- Dataset content
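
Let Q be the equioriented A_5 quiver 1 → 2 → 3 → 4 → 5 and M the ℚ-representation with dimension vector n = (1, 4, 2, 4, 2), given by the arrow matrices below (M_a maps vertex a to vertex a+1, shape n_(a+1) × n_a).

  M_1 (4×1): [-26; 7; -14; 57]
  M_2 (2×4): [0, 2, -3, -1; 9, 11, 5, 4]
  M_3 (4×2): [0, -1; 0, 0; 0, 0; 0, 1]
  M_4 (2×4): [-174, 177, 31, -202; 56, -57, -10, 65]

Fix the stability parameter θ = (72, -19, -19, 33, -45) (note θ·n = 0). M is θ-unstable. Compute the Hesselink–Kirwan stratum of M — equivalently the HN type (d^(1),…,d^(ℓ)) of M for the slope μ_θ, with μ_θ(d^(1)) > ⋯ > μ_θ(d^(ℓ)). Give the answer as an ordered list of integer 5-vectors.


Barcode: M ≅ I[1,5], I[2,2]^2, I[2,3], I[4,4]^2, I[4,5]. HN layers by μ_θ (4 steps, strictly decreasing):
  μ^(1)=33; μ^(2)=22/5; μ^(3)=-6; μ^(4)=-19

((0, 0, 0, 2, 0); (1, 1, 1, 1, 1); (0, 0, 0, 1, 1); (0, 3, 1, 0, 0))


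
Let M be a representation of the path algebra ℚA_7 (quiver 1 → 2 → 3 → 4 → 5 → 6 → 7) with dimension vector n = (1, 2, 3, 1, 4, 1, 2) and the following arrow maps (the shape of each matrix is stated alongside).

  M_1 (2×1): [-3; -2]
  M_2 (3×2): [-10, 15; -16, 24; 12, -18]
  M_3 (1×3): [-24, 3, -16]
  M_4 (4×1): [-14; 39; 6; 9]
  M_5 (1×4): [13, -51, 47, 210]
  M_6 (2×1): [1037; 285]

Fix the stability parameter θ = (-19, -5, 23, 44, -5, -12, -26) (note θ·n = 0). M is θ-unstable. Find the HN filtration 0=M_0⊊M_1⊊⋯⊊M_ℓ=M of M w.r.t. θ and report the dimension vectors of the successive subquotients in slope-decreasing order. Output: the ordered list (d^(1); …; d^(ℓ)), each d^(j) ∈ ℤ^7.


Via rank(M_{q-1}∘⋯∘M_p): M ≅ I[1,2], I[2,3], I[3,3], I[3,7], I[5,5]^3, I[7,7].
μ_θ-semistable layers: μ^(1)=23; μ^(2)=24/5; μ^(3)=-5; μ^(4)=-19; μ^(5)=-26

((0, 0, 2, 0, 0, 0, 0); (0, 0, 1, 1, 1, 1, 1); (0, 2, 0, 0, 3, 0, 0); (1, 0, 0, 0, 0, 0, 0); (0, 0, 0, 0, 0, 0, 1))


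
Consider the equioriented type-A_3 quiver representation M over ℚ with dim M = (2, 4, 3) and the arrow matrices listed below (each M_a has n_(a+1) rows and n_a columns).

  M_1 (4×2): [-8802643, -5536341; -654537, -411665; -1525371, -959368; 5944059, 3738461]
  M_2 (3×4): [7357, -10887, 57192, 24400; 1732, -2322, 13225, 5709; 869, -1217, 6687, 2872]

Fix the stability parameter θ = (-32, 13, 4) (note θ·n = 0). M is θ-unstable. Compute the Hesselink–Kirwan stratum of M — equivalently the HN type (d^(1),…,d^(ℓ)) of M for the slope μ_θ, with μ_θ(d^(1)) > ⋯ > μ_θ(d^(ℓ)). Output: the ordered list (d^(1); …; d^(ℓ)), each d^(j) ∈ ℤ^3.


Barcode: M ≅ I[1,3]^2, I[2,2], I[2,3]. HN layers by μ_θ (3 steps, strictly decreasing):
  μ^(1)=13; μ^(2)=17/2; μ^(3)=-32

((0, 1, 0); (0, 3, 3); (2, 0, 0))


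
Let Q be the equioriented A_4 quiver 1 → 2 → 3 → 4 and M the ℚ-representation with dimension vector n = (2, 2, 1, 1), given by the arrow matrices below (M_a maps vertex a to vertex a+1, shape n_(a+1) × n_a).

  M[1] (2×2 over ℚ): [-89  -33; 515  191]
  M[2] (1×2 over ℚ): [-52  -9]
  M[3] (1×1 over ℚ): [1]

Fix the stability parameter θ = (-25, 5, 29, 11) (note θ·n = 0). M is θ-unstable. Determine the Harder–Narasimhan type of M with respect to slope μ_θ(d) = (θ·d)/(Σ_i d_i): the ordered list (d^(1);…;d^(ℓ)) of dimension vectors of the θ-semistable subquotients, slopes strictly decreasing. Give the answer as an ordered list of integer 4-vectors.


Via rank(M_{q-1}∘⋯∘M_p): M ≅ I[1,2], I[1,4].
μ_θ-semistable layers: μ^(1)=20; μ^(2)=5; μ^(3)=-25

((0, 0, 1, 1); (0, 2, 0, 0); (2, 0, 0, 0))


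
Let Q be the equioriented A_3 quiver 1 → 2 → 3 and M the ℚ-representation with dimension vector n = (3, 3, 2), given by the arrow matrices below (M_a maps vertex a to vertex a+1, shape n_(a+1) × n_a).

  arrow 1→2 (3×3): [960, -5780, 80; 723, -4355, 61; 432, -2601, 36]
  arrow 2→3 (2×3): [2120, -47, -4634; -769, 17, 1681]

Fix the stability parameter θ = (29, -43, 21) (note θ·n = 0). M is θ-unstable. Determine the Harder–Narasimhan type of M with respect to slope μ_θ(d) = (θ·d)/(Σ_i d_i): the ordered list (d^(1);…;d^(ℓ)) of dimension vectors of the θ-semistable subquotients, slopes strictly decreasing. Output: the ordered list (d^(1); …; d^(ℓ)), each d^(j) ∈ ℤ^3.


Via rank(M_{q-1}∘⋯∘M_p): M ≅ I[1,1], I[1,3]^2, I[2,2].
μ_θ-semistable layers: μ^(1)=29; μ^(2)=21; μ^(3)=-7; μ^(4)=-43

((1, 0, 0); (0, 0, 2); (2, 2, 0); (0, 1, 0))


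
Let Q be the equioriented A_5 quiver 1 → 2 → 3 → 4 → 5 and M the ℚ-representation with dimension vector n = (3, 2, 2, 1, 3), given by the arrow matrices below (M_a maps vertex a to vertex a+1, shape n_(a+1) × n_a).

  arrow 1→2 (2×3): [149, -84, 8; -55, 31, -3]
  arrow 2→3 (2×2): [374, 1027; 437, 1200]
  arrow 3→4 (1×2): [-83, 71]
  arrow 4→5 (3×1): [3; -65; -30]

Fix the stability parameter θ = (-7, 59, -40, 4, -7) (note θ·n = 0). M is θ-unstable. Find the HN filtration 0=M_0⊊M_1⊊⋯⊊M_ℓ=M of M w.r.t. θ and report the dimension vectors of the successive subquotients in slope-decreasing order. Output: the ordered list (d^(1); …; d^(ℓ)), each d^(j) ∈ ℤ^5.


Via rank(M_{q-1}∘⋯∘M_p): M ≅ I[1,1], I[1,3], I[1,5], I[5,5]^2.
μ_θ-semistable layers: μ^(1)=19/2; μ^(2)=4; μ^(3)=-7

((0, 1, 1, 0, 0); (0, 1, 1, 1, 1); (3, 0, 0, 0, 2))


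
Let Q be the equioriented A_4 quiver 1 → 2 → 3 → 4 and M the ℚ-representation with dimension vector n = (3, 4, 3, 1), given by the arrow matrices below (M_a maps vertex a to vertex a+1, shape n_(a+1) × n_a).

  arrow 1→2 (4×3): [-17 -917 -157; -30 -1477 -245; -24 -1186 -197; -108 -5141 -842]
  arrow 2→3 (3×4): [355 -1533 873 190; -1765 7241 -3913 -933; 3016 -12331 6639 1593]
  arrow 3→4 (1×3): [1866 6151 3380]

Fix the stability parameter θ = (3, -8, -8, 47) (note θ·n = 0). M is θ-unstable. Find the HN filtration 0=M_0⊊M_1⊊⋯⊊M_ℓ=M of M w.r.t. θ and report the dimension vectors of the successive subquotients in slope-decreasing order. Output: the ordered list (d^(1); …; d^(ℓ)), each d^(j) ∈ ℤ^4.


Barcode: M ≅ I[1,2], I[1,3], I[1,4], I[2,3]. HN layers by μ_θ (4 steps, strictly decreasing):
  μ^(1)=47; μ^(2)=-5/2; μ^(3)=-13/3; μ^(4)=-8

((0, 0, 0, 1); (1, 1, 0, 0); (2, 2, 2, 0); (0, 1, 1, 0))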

- Your instructions
Reproduce verbatim the lines above, from the line with "M_1 (4×2): [-8802643, -5536341;" through the line with "M_2 (3×4): [7357, -10887, 57192, 24400;".

- Your response
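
  M_1 (4×2): [-8802643, -5536341; -654537, -411665; -1525371, -959368; 5944059, 3738461]
  M_2 (3×4): [7357, -10887, 57192, 24400; 1732, -2322, 13225, 5709; 869, -1217, 6687, 2872]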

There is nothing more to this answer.